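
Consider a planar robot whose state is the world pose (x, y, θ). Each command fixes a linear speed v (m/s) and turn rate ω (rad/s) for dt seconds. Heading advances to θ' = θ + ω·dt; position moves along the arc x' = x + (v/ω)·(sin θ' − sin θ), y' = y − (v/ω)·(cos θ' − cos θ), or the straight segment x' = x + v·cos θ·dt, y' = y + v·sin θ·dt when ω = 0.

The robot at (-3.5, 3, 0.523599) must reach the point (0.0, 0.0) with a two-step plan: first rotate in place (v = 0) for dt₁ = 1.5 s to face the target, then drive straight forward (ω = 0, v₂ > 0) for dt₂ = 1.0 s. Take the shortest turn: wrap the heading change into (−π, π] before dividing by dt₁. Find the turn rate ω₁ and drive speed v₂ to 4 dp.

ω₁ = -0.8215, v₂ = 4.6098

heading to target = atan2(0−3, 0−-3.5) = -0.7086
Δθ = wrap(-0.7086 − 0.5236) = -1.2322; ω₁ = Δθ/dt₁ = -0.8215
distance = √((0−-3.5)² + (0−3)²) = 4.6098; v₂ = distance/dt₂ = 4.6098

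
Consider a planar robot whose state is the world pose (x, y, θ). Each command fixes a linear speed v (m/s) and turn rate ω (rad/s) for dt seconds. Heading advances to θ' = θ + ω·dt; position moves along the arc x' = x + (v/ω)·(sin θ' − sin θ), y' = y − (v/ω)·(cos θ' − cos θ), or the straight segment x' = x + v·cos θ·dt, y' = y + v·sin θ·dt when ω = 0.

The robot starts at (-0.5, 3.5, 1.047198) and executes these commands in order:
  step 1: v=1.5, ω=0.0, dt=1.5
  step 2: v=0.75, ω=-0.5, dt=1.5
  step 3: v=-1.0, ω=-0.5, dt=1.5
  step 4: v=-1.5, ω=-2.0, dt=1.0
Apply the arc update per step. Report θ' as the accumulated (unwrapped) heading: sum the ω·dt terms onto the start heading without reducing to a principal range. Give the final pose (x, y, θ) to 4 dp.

step 1: θ'=1.0472 (straight) → pose (0.6250, 5.4486, 1.0472)
step 2: θ'=0.2972 (R=-1.5000) → pose (1.4848, 6.1328, 0.2972)
step 3: θ'=-0.4528 (R=2.0000) → pose (0.0241, 6.2467, -0.4528)
step 4: θ'=-2.4528 (R=0.7500) → pose (-0.1245, 7.5001, -2.4528)

(-0.1245, 7.5001, -2.4528)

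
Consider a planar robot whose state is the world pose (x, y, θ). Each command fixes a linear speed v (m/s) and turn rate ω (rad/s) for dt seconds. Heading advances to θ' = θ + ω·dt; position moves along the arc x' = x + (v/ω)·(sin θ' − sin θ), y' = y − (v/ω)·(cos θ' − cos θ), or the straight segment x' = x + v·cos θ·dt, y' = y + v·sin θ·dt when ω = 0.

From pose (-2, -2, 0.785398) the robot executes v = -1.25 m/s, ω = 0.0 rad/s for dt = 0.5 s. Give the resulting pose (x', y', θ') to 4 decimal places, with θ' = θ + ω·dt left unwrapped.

(-2.4419, -2.4419, 0.7854)

θ' = 0.7854 + 0.0·0.5 = 0.7854
ω = 0 → straight: x' = -2 + -1.25·cos(0.7854)·0.5 = -2.4419
y' = -2 + -1.25·sin(0.7854)·0.5 = -2.4419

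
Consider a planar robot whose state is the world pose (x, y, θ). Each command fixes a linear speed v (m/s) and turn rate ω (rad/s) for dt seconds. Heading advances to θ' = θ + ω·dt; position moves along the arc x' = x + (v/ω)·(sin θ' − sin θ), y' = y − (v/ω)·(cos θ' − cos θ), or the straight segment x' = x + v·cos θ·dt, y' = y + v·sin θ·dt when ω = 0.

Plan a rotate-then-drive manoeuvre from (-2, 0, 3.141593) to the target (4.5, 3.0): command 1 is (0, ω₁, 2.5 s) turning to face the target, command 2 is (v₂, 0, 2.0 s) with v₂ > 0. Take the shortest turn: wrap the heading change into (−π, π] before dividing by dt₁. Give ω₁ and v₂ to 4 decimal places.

ω₁ = -1.0837, v₂ = 3.5795

heading to target = atan2(3−0, 4.5−-2) = 0.4324
Δθ = wrap(0.4324 − 3.1416) = -2.7092; ω₁ = Δθ/dt₁ = -1.0837
distance = √((4.5−-2)² + (3−0)²) = 7.1589; v₂ = distance/dt₂ = 3.5795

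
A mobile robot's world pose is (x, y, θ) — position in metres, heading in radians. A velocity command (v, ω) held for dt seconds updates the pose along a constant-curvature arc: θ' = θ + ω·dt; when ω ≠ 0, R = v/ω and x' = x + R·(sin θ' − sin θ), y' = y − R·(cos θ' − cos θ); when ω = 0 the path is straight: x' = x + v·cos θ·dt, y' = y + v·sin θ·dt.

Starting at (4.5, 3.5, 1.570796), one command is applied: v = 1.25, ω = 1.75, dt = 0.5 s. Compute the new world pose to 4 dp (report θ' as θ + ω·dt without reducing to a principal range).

θ' = 1.5708 + 1.75·0.5 = 2.4458
R = v/ω = 1.25/1.75 = 0.7143
x' = 4.5 + 0.7143·(sin 2.4458 − sin 1.5708) = 4.2436
y' = 3.5 − 0.7143·(cos 2.4458 − cos 1.5708) = 4.0482

(4.2436, 4.0482, 2.4458)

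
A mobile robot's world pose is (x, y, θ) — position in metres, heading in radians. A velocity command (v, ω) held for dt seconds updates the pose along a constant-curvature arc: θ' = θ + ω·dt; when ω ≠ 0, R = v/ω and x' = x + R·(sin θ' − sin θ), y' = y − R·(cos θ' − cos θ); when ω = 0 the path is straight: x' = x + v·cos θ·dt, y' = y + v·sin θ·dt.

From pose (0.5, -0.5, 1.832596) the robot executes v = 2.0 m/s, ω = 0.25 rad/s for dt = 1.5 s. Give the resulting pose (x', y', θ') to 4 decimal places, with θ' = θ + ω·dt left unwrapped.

θ' = 1.8326 + 0.25·1.5 = 2.2076
R = v/ω = 2.0/0.25 = 8.0000
x' = 0.5 + 8.0000·(sin 2.2076 − sin 1.8326) = -0.7954
y' = -0.5 − 8.0000·(cos 2.2076 − cos 1.8326) = 2.1864

(-0.7954, 2.1864, 2.2076)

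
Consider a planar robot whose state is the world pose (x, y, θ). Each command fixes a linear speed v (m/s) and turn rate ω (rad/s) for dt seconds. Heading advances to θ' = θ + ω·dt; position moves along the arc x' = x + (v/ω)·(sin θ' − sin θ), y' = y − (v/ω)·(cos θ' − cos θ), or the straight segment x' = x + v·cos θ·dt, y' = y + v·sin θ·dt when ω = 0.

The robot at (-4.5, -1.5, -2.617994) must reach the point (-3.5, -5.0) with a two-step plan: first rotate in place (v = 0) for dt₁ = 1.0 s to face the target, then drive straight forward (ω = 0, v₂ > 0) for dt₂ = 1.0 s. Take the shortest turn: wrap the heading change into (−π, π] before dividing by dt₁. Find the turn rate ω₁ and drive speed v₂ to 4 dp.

ω₁ = 1.3255, v₂ = 3.6401

heading to target = atan2(-5−-1.5, -3.5−-4.5) = -1.2925
Δθ = wrap(-1.2925 − -2.6180) = 1.3255; ω₁ = Δθ/dt₁ = 1.3255
distance = √((-3.5−-4.5)² + (-5−-1.5)²) = 3.6401; v₂ = distance/dt₂ = 3.6401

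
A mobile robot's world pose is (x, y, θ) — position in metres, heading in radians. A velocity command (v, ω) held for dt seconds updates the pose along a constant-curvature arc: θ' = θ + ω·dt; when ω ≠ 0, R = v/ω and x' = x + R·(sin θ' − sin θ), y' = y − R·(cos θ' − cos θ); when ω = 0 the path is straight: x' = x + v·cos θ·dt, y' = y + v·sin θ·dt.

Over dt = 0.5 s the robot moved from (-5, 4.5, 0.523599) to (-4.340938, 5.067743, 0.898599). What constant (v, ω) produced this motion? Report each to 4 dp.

v = 1.7500, ω = 0.7500

Δθ = 0.898599 − 0.523599 = 0.375000
ω = Δθ/dt = 0.375000/0.5 = 0.7500
R = Δx/(sin θ' − sin θ) = 2.3333
v = R·ω = 2.3333·0.7500 = 1.7500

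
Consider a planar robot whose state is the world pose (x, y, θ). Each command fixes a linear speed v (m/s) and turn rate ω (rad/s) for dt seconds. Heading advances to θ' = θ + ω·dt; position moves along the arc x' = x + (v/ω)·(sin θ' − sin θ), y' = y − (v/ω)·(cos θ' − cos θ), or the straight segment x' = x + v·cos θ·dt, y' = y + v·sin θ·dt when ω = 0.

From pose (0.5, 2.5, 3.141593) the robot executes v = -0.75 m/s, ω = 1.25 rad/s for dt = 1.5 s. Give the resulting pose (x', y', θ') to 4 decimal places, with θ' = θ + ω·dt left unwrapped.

θ' = 3.1416 + 1.25·1.5 = 5.0166
R = v/ω = -0.75/1.25 = -0.6000
x' = 0.5 + -0.6000·(sin 5.0166 − sin 3.1416) = 1.0725
y' = 2.5 − -0.6000·(cos 5.0166 − cos 3.1416) = 3.2797

(1.0725, 3.2797, 5.0166)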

· · ·

» **Task requirements**
From the listing above, the lines starting with the one that has "The robot starts" and running through the one that has "step 4: v=-1.5, ω=-2.0, dt=1.0" should be copied exactly, ends included.

» **Task result**
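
The robot starts at (-0.5, 3.5, 1.047198) and executes these commands in order:
  step 1: v=1.5, ω=0.0, dt=1.5
  step 2: v=0.75, ω=-0.5, dt=1.5
  step 3: v=-1.0, ω=-0.5, dt=1.5
  step 4: v=-1.5, ω=-2.0, dt=1.0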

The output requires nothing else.